* _DATASET_:
___

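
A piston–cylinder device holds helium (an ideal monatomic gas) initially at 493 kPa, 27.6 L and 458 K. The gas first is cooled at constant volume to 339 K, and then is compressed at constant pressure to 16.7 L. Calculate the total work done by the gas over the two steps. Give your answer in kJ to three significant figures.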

___

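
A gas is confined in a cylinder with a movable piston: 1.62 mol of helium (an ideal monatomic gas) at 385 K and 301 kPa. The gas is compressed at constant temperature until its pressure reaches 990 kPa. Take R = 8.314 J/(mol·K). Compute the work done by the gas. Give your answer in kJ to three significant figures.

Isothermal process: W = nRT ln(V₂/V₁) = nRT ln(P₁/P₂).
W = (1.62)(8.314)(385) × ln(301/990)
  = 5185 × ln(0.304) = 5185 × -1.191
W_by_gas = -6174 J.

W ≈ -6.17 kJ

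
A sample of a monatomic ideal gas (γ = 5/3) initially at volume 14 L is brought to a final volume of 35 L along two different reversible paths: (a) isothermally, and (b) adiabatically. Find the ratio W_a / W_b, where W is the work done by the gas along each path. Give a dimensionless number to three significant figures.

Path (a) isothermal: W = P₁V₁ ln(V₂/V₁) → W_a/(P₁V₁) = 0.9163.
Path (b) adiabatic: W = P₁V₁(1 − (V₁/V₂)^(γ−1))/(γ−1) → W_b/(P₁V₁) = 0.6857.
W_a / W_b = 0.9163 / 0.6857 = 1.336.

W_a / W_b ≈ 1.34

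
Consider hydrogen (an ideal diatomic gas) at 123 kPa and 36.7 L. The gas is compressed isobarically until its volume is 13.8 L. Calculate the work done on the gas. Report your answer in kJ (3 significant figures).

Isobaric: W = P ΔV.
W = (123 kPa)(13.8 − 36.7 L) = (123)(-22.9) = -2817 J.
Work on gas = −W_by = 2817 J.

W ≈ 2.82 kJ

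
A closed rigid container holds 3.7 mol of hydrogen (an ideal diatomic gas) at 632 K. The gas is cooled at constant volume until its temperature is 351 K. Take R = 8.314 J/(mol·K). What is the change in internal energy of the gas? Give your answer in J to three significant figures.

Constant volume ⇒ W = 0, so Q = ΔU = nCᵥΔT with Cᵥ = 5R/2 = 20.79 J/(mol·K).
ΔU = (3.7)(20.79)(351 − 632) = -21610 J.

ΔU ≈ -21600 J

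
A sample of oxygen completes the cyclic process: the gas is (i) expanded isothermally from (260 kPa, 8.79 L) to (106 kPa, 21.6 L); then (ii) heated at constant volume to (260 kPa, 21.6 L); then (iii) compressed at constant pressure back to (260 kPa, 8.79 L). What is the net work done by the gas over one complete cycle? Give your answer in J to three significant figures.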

___

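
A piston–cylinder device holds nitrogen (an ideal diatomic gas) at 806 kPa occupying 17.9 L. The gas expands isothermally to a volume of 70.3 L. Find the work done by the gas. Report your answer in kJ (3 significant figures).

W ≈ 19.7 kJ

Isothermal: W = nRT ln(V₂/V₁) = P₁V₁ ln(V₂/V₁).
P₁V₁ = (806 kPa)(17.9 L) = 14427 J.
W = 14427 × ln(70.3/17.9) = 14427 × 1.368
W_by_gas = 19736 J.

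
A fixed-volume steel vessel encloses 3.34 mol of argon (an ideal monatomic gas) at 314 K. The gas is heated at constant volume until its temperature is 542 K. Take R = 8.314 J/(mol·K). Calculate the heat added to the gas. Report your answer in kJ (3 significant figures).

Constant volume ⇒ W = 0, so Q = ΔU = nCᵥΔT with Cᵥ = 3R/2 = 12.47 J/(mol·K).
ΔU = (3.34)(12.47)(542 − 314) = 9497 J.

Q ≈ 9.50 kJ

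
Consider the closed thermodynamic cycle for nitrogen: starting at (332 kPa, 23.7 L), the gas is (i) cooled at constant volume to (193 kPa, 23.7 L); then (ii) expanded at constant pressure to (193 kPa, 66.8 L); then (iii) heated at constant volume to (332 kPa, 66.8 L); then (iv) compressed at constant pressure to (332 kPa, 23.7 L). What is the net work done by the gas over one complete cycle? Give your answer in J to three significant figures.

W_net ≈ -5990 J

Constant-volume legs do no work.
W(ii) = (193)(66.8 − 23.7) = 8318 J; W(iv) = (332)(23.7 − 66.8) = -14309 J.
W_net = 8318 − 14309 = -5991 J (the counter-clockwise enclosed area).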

___

* _WHAT TO DO_: Of all the entries above, retype exactly the lines from the line with "A closed rigid" to the line with "A sample of oxygen", both included, and no others.

* _ANSWER BELOW_:
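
A closed rigid container holds 3.7 mol of hydrogen (an ideal diatomic gas) at 632 K. The gas is cooled at constant volume until its temperature is 351 K. Take R = 8.314 J/(mol·K). What is the change in internal energy of the gas? Give your answer in J to three significant figures.

Constant volume ⇒ W = 0, so Q = ΔU = nCᵥΔT with Cᵥ = 5R/2 = 20.79 J/(mol·K).
ΔU = (3.7)(20.79)(351 − 632) = -21610 J.

ΔU ≈ -21600 J

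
A sample of oxygen completes the cyclic process: the gas is (i) expanded isothermally from (260 kPa, 8.79 L) to (106 kPa, 21.6 L); then (ii) heated at constant volume to (260 kPa, 21.6 L); then (iii) compressed at constant pressure back to (260 kPa, 8.79 L). What is the net work done by the gas over one complete cycle? Give your answer in J to three significant figures.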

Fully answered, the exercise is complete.